[DIRECTIONS]:
Look below for the line that contains "- DST ends: first Monday", then copy it and each following line exactly, through and including the line that contains "Calendar reference: October".

Collected data entries

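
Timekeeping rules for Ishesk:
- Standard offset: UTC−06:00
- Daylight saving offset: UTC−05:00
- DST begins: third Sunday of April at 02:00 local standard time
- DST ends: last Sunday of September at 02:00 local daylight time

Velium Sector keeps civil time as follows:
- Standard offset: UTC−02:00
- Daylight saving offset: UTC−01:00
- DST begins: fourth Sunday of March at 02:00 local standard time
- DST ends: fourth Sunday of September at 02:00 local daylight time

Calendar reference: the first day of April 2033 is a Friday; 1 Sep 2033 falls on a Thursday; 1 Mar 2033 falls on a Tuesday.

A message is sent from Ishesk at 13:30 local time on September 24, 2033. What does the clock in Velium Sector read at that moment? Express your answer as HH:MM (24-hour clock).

1 April 2033 is a Friday, so the first Sunday is April 3 and the third is April 17.
1 September 2033 is a Thursday, so Sundays fall on 4, 11, 18, 25; the last is September 25.
Daylight saving runs 17 April – 25 September; September 24, 2033 is inside that window, so Ishesk is at UTC−05:00.
13:30 Ishesk + 5h = 18:30 UTC.
1 March 2033 is a Tuesday, so the first Sunday is March 6 and the fourth is March 27.
1 September 2033 is a Thursday, so the first Sunday is September 4 and the fourth is September 25.
At the standard offset (UTC−02:00), 18:30 UTC − 2h = 16:30 Velium Sector standard time.
Daylight saving runs 27 March – 25 September; the standard-time date in Velium Sector, September 24, 2033, is inside that window, so Velium Sector is at UTC−01:00.
18:30 UTC − 1h = 17:30 Velium Sector.

17:30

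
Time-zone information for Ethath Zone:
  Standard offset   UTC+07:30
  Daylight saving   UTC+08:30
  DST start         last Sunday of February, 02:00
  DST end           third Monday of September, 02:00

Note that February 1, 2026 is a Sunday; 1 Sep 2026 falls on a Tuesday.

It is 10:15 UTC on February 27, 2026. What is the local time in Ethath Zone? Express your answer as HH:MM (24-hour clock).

1 February 2026 is a Sunday, so Sundays fall on 1, 8, 15, 22; the last is February 22.
1 September 2026 is a Tuesday, so the first Monday is September 7 and the third is September 21.
At the standard offset (UTC+07:30), 10:15 UTC + 7h30m = 17:45 Ethath Zone standard time.
Daylight saving runs 22 February – 21 September; the standard-time date in Ethath Zone, February 27, 2026, is inside that window, so Ethath Zone is at UTC+08:30.
10:15 UTC + 8h30m = 18:45 local.

18:45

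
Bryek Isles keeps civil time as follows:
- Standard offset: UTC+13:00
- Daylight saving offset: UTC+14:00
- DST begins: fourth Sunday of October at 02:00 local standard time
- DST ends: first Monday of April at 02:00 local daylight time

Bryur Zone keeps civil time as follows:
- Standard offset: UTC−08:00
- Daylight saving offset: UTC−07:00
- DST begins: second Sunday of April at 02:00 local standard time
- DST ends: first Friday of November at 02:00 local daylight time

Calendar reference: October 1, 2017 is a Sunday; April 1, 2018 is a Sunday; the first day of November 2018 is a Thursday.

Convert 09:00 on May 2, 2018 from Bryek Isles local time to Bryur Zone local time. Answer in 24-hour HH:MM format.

1 October 2017 is a Sunday, so the first Sunday is October 1 and the fourth is October 22.
1 April 2018 is a Sunday, so the first Monday is April 2.
Daylight saving runs 22 October 2017 – 2 April 2018; May 2, 2018 is outside that window, so Bryek Isles is on standard time at UTC+13:00.
09:00 Bryek Isles − 13h = 20:00 UTC (rolling into the previous day, 1 May 2018).
1 April 2018 is a Sunday, so the first Sunday is April 1 and the second is April 8.
1 November 2018 is a Thursday, so the first Friday is November 2.
At the standard offset (UTC−08:00), 20:00 UTC − 8h = 12:00 Bryur Zone standard time.
Daylight saving runs 8 April – 2 November; the standard-time date in Bryur Zone, May 1, 2018, is inside that window, so Bryur Zone is at UTC−07:00.
20:00 UTC − 7h = 13:00 Bryur Zone.

13:00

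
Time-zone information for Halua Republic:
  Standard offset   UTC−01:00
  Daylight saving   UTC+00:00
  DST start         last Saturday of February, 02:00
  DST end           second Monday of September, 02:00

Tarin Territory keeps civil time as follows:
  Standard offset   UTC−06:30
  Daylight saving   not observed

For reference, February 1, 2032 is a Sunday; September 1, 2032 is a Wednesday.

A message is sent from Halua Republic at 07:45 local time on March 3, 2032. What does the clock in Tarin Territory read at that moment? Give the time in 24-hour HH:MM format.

1 February 2032 is a Sunday, so Saturdays fall on 7, 14, 21, 28; the last is February 28.
1 September 2032 is a Wednesday, so the first Monday is September 6 and the second is September 13.
Daylight saving runs 28 February – 13 September; March 3, 2032 is inside that window, so Halua Republic is at UTC+00:00.
07:45 Halua Republic − 0h = 07:45 UTC.
Tarin Territory has no daylight saving, so its offset is UTC−06:30 year-round.
07:45 UTC − 6h30m = 01:15 Tarin Territory.

01:15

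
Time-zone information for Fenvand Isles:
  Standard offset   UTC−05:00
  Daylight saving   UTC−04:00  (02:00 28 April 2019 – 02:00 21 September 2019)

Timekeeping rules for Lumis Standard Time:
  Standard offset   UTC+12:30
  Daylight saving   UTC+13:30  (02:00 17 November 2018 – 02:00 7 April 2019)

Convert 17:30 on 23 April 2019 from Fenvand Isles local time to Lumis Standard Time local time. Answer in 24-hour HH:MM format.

23 April 2019 is outside the daylight-saving period (28 April – 21 September), so Fenvand Isles is on standard time, UTC−05:00.
17:30 Fenvand Isles + 5h = 22:30 UTC.
At the standard offset (UTC+12:30), 22:30 UTC + 12h30m = 11:00 Lumis Standard Time standard time (rolling into the next day, 24 April 2019).
The standard-time date in Lumis Standard Time, 24 April 2019, does not fall between 17 November 2018 and 7 April 2019, so daylight saving is not in effect and Lumis Standard Time is at UTC+12:30.
22:30 UTC + 12h30m = 11:00 Lumis Standard Time (rolling into the next day, 24 April 2019).

11:00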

[SOLUTION TO THE PROBLEM]:
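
- DST ends: first Monday of April at 02:00 local daylight time

Bryur Zone keeps civil time as follows:
- Standard offset: UTC−08:00
- Daylight saving offset: UTC−07:00
- DST begins: second Sunday of April at 02:00 local standard time
- DST ends: first Friday of November at 02:00 local daylight time

Calendar reference: October 1, 2017 is a Sunday; April 1, 2018 is a Sunday; the first day of November 2018 is a Thursday.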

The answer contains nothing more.